Saved data entries
--------

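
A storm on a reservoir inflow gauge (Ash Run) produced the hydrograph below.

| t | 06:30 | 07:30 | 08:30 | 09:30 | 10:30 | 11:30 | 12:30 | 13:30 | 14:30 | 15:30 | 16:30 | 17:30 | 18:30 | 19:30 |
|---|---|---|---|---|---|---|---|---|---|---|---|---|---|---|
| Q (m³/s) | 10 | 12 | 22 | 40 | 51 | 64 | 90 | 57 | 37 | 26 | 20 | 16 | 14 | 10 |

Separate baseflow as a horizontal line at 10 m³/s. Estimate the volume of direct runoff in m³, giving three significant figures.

Direct-runoff ordinates (Q − Q_b): 0.0, 2.0, 12.0, 30.0, 41.0, 54.0, 80.0, 47.0, 27.0, 16.0, 10.0, 6.0, 4.0, 0.0 m³/s.
ΣQ_DR = 329.0 m³/s.
With Δt = 1 h = 3600 s, V = ΣQ_DR · Δt = 329.0 × 3600 = 1.18 × 10^6 m³.

V ≈ 1.18 × 10^6 m³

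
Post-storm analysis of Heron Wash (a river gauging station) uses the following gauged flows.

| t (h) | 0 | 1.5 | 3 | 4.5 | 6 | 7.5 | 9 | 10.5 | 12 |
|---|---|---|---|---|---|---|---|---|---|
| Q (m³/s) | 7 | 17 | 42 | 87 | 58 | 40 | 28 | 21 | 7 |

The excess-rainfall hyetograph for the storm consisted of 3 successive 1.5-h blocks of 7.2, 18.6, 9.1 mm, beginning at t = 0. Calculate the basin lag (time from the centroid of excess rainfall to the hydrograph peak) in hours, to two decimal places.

t_L ≈ 2.17 h

Centroid of excess rainfall: t_c = Σ P_i·t̄_i / ΣP_i = 2.3317 h (block centres at 0.75, 2.25, 3.75 h).
Hydrograph peak occurs at t = 4.5 h, so basin lag t_L = 4.5 − 2.3317 = 2.17 h.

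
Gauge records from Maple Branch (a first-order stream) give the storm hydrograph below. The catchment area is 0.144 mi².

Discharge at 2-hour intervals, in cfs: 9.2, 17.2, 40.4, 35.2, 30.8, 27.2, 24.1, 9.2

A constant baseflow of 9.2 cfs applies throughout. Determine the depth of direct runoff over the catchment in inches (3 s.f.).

Direct runoff: 0.0, 8.0, 31.2, 26.0, 21.6, 18.0, 14.9, 0.0 cfs; ΣQ_DR = 119.7 cfs.
V = ΣQ_DR · Δt = 119.7 × 7200 s = 8.618 × 10^5 ft³.
Over A = 0.144 mi², depth = V / A = 2.58 in.

d ≈ 2.58 in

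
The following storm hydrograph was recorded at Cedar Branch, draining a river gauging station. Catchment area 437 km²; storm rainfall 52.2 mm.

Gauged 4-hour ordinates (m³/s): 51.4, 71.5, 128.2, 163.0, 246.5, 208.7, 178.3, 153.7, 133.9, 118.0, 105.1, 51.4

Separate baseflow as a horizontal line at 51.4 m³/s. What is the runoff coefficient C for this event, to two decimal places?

ΣQ_DR = 992.9 m³/s; V = ΣQ_DR·Δt = 1.430 × 10^7 m³.
Runoff depth d = V / A = 32.72 mm.
C = d / P = 32.72 / 52.2 = 0.63.

C ≈ 0.63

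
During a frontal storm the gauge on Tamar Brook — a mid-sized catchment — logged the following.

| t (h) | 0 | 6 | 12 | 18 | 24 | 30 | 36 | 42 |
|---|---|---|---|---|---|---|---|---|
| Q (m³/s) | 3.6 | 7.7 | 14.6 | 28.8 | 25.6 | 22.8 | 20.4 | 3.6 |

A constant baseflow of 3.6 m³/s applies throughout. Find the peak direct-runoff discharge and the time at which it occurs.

Q_p = 25.2 m³/s at t = 18 h

Subtracting baseflow gives direct-runoff ordinates: 0.0, 4.1, 11.0, 25.2, 22.0, 19.2, 16.8, 0.0 m³/s.
The maximum is 25.2 m³/s, occurring at the reading for t = 18 h.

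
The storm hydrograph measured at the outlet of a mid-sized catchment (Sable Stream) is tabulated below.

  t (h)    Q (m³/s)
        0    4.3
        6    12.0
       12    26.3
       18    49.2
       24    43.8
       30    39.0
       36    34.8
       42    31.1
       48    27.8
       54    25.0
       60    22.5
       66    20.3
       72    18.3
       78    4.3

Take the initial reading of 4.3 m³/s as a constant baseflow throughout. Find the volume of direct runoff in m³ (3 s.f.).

V ≈ 6.45 × 10^6 m³

Direct-runoff ordinates (Q − Q_b): 0.0, 7.7, 22.0, 44.9, 39.5, 34.7, 30.5, 26.8, 23.5, 20.7, 18.2, 16.0, 14.0, 0.0 m³/s.
ΣQ_DR = 298.5 m³/s.
With Δt = 6 h = 21600 s, V = ΣQ_DR · Δt = 298.5 × 21600 = 6.45 × 10^6 m³.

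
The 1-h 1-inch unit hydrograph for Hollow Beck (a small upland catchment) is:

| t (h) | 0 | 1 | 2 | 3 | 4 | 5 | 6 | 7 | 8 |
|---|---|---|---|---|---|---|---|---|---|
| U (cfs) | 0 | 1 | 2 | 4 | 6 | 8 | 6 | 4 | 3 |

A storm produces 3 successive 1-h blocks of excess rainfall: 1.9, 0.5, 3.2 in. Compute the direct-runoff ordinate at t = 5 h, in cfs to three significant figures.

Q ≈ 31.0 cfs

By discrete convolution, Q_j = Σ (P_i / 1 in) · U_{j−i}.
At t = 5 h (j=5): Q = (1.9/1)·8 + (0.5/1)·6 + (3.2/1)·4 = 31.0 cfs.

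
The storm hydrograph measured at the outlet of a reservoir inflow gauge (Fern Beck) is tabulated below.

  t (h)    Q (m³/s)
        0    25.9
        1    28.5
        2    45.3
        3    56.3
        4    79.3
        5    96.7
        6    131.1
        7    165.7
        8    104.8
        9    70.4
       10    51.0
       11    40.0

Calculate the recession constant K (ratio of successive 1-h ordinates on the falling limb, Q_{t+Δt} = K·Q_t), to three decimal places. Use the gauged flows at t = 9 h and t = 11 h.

Using the recession-limb readings at t = 9 h and t = 11 h: Q falls from 70.4 to 40.0 m³/s over 2 intervals.
K = (Q₂/Q₁)^(1/2) = (40.0/70.4)^(1/2) = 0.754.

K ≈ 0.754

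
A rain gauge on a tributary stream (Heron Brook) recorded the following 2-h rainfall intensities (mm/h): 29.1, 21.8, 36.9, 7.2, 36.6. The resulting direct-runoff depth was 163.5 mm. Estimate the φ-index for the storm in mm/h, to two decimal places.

Only the 4 blocks with intensity above φ contribute runoff: 29.1, 21.8, 36.9, 36.6 mm/h.
Σ(I−φ)·Δt = d  ⇒  (29.1+21.8+36.9+36.6 − 4φ)·2 = 163.5
φ = (124.4 − 163.5/2) / 4 = 10.66 mm/h.

φ ≈ 10.66 mm/h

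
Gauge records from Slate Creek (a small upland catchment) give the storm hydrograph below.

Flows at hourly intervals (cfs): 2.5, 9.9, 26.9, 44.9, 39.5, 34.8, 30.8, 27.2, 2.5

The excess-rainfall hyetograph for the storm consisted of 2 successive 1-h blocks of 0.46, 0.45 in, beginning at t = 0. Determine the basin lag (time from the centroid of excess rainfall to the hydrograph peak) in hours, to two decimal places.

t_L ≈ 2.01 h

Centroid of excess rainfall: t_c = Σ P_i·t̄_i / ΣP_i = 0.9945 h (block centres at 0.5, 1.5 h).
Hydrograph peak occurs at t = 3 h, so basin lag t_L = 3 − 0.9945 = 2.01 h.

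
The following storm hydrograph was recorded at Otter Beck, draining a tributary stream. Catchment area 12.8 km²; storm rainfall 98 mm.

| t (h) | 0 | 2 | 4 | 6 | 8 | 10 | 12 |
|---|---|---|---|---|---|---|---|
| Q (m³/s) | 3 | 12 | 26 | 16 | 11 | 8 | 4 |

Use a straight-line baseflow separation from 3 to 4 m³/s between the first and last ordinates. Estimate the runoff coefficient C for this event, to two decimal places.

ΣQ_DR = 55.50 m³/s; V = ΣQ_DR·Δt = 3.996 × 10^5 m³.
Runoff depth d = V / A = 31.22 mm.
C = d / P = 31.22 / 98 = 0.32.

C ≈ 0.32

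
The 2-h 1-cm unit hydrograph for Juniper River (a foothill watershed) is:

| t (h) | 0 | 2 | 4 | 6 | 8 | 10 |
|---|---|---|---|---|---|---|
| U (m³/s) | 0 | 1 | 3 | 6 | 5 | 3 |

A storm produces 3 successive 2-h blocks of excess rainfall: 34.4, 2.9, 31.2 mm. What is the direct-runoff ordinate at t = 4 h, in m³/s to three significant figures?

By discrete convolution, Q_j = Σ (P_i / 10 mm) · U_{j−i}.
At t = 4 h (j=2): Q = (34.4/10)·3 + (2.9/10)·1 + (31.2/10)·0 = 10.6 m³/s.

Q ≈ 10.6 m³/s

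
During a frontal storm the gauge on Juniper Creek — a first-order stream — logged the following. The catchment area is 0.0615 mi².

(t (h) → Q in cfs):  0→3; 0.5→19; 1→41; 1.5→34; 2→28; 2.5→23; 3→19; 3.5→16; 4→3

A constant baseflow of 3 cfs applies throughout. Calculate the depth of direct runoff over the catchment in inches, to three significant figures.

Direct runoff: 0.0, 16.0, 38.0, 31.0, 25.0, 20.0, 16.0, 13.0, 0.0 cfs; ΣQ_DR = 159.0 cfs.
V = ΣQ_DR · Δt = 159.0 × 1800 s = 2.862 × 10^5 ft³.
Over A = 0.0615 mi², depth = V / A = 2.00 in.

d ≈ 2.00 in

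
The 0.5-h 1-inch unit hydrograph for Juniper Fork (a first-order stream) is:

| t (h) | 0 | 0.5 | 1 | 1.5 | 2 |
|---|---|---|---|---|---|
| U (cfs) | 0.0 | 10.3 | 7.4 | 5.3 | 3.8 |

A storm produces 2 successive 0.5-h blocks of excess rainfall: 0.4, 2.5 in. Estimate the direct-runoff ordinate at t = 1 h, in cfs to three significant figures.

By discrete convolution, Q_j = Σ (P_i / 1 in) · U_{j−i}.
At t = 1 h (j=2): Q = (0.4/1)·7.4 + (2.5/1)·10.3 = 28.7 cfs.

Q ≈ 28.7 cfs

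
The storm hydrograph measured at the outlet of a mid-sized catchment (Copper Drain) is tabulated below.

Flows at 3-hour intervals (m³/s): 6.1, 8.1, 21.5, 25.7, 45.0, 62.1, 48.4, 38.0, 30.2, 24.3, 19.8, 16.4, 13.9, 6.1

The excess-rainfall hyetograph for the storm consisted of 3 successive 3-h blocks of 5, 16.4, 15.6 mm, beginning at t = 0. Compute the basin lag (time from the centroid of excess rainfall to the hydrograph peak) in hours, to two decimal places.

Centroid of excess rainfall: t_c = Σ P_i·t̄_i / ΣP_i = 5.3595 h (block centres at 1.5, 4.5, 7.5 h).
Hydrograph peak occurs at t = 15 h, so basin lag t_L = 15 − 5.3595 = 9.64 h.

t_L ≈ 9.64 h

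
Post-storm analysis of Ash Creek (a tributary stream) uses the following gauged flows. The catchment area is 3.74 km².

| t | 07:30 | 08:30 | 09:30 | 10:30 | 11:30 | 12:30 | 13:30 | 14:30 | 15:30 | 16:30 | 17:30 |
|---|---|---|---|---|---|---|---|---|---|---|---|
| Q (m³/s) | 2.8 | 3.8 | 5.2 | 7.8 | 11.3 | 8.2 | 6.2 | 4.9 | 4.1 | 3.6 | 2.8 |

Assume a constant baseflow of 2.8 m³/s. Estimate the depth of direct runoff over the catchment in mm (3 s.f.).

Direct runoff: 0.0, 1.0, 2.4, 5.0, 8.5, 5.4, 3.4, 2.1, 1.3, 0.8, 0.0 m³/s; ΣQ_DR = 29.90 m³/s.
V = ΣQ_DR · Δt = 29.90 × 3600 s = 1.076 × 10^5 m³.
Over A = 3.74 km², depth = V / A = 28.8 mm.

d ≈ 28.8 mm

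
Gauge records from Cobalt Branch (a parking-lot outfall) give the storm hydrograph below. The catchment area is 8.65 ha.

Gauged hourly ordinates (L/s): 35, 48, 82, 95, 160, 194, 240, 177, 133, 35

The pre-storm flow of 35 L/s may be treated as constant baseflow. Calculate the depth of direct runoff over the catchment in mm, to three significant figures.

d ≈ 35.3 mm

Direct runoff: 0.0, 13.0, 47.0, 60.0, 125.0, 159.0, 205.0, 142.0, 98.0, 0.0 L/s; ΣQ_DR = 849.0 L/s.
V = ΣQ_DR · Δt = 849.0 × 3600 s = 3.056 × 10^6 L.
Over A = 8.65 ha, depth = V / A = 35.3 mm.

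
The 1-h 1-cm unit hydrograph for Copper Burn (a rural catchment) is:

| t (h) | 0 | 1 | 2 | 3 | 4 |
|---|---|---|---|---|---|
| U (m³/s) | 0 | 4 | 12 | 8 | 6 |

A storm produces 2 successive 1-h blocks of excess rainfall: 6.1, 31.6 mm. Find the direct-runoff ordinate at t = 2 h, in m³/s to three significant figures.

Q ≈ 20.0 m³/s

By discrete convolution, Q_j = Σ (P_i / 10 mm) · U_{j−i}.
At t = 2 h (j=2): Q = (6.1/10)·12 + (31.6/10)·4 = 20.0 m³/s.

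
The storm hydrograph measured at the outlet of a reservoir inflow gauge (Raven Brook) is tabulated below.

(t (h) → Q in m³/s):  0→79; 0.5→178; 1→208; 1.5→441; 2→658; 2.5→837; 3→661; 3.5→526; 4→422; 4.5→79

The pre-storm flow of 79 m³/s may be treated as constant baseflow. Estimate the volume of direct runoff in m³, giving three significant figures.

V ≈ 5.94 × 10^6 m³

Direct-runoff ordinates (Q − Q_b): 0.0, 99.0, 129.0, 362.0, 579.0, 758.0, 582.0, 447.0, 343.0, 0.0 m³/s.
ΣQ_DR = 3299 m³/s.
With Δt = 0.5 h = 1800 s, V = ΣQ_DR · Δt = 3299 × 1800 = 5.94 × 10^6 m³.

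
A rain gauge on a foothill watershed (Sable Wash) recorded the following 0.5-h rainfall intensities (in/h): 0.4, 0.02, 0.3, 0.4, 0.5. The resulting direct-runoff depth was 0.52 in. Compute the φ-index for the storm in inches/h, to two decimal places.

φ ≈ 0.14 in/h

Only the 4 blocks with intensity above φ contribute runoff: 0.4, 0.3, 0.4, 0.5 in/h.
Σ(I−φ)·Δt = d  ⇒  (0.4+0.3+0.4+0.5 − 4φ)·0.5 = 0.52
φ = (1.600 − 0.52/0.5) / 4 = 0.14 in/h.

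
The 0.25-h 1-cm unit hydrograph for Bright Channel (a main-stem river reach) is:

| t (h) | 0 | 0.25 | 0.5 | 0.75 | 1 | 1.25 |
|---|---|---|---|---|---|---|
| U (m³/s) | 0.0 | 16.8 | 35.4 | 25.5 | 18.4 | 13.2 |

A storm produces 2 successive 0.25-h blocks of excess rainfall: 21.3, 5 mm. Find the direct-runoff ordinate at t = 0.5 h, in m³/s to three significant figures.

Q ≈ 83.8 m³/s

By discrete convolution, Q_j = Σ (P_i / 10 mm) · U_{j−i}.
At t = 0.5 h (j=2): Q = (21.3/10)·35.4 + (5/10)·16.8 = 83.8 m³/s.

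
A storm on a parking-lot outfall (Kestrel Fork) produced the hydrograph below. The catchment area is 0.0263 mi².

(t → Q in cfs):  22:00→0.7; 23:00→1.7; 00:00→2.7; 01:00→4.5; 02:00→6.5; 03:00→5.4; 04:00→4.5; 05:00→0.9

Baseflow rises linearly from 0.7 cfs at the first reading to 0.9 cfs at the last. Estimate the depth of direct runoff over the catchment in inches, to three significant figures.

d ≈ 1.21 in

Direct runoff: 0.00, 0.97, 1.94, 3.71, 5.69, 4.56, 3.63, 0.00 cfs; ΣQ_DR = 20.50 cfs.
V = ΣQ_DR · Δt = 20.50 × 3600 s = 73800 ft³.
Over A = 0.0263 mi², depth = V / A = 1.21 in.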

--------

Could you set down, word for word, only the lines above from the line with "(m³/s) | 0 | 1" to the line with "During a frontal storm the gauge on Juniper", including both?

# Final answer
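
| U (m³/s) | 0 | 1 | 3 | 6 | 5 | 3 |

A storm produces 3 successive 2-h blocks of excess rainfall: 34.4, 2.9, 31.2 mm. What is the direct-runoff ordinate at t = 4 h, in m³/s to three significant figures?

By discrete convolution, Q_j = Σ (P_i / 10 mm) · U_{j−i}.
At t = 4 h (j=2): Q = (34.4/10)·3 + (2.9/10)·1 + (31.2/10)·0 = 10.6 m³/s.

Q ≈ 10.6 m³/s

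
During a frontal storm the gauge on Juniper Creek — a first-order stream — logged the following. The catchment area is 0.0615 mi².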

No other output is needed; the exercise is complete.